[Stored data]
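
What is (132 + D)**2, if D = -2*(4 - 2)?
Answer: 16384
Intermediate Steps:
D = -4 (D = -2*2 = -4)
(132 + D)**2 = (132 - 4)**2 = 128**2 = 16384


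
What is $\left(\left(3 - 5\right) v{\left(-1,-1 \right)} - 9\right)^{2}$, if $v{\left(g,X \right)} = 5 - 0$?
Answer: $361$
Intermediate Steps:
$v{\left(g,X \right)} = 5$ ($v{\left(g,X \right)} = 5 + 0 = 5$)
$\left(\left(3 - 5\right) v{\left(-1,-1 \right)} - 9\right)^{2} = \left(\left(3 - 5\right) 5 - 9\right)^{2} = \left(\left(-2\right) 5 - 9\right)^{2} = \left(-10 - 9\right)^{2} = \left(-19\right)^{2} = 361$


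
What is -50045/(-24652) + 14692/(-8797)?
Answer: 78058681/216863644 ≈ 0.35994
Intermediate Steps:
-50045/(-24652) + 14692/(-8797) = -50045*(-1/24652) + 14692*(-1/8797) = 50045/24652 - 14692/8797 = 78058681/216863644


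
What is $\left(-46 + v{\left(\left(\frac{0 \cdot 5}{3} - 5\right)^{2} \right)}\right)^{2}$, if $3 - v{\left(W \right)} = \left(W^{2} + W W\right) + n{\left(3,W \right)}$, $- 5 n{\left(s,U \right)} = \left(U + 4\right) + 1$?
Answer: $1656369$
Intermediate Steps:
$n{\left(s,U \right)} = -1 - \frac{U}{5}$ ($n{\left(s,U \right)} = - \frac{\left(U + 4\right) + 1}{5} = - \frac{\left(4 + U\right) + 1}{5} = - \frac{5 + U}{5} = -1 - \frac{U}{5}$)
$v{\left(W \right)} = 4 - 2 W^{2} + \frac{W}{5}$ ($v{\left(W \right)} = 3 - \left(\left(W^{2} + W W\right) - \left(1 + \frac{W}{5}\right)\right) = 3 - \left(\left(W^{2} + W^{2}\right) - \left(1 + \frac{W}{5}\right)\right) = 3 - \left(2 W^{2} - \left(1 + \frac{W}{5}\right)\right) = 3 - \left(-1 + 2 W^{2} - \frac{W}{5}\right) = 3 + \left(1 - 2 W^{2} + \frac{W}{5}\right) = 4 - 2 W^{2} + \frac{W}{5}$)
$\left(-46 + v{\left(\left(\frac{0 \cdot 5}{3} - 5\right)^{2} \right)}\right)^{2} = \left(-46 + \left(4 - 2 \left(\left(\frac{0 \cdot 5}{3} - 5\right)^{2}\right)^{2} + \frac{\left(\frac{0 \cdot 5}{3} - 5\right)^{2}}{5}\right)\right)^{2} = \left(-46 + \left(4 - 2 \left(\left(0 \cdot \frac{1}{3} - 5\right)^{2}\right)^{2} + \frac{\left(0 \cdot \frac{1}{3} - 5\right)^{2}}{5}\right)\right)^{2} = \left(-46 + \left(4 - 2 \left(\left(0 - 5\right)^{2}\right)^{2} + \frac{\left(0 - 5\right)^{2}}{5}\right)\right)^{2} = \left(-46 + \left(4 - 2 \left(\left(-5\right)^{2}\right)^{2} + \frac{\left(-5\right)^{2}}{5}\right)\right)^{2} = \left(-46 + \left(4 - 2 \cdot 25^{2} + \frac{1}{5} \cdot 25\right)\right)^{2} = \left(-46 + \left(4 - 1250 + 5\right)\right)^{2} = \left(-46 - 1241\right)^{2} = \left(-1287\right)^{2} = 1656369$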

* [TASK STATEMENT]
Given the data above, transcribe exactly the lines from the one containing "What is $\left(\left(3" down to the one containing "Answer: 78058681/216863644 ≈ 0.35994", and no others.

* [YOUR SOLUTION]
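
What is $\left(\left(3 - 5\right) v{\left(-1,-1 \right)} - 9\right)^{2}$, if $v{\left(g,X \right)} = 5 - 0$?
Answer: $361$
Intermediate Steps:
$v{\left(g,X \right)} = 5$ ($v{\left(g,X \right)} = 5 + 0 = 5$)
$\left(\left(3 - 5\right) v{\left(-1,-1 \right)} - 9\right)^{2} = \left(\left(3 - 5\right) 5 - 9\right)^{2} = \left(\left(-2\right) 5 - 9\right)^{2} = \left(-10 - 9\right)^{2} = \left(-19\right)^{2} = 361$


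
What is -50045/(-24652) + 14692/(-8797)?
Answer: 78058681/216863644 ≈ 0.35994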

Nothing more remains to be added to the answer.